§ **Records provided**

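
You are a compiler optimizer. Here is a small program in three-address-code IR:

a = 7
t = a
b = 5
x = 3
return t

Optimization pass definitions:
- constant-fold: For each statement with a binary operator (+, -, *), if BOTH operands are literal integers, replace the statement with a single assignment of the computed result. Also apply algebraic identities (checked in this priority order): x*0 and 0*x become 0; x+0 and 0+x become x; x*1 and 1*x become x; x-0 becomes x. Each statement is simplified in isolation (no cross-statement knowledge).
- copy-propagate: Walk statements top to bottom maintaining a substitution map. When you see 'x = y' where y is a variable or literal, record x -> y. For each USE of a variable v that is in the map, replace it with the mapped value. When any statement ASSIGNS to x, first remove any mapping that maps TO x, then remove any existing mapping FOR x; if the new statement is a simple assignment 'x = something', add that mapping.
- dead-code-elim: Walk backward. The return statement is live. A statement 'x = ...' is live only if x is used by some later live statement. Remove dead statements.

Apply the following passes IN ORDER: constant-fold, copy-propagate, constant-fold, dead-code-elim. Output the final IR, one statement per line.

Answer: return 7

Derivation:
Initial IR:
  a = 7
  t = a
  b = 5
  x = 3
  return t
After constant-fold (5 stmts):
  a = 7
  t = a
  b = 5
  x = 3
  return t
After copy-propagate (5 stmts):
  a = 7
  t = 7
  b = 5
  x = 3
  return 7
After constant-fold (5 stmts):
  a = 7
  t = 7
  b = 5
  x = 3
  return 7
After dead-code-elim (1 stmts):
  return 7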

§ **What is expected**
Copy every line of the listing that includes the string "with".

§ **Answer space**
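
- constant-fold: For each statement with a binary operator (+, -, *), if BOTH operands are literal integers, replace the statement with a single assignment of the computed result. Also apply algebraic identities (checked in this priority order): x*0 and 0*x become 0; x+0 and 0+x become x; x*1 and 1*x become x; x-0 becomes x. Each statement is simplified in isolation (no cross-statement knowledge).
- copy-propagate: Walk statements top to bottom maintaining a substitution map. When you see 'x = y' where y is a variable or literal, record x -> y. For each USE of a variable v that is in the map, replace it with the mapped value. When any statement ASSIGNS to x, first remove any mapping that maps TO x, then remove any existing mapping FOR x; if the new statement is a simple assignment 'x = something', add that mapping.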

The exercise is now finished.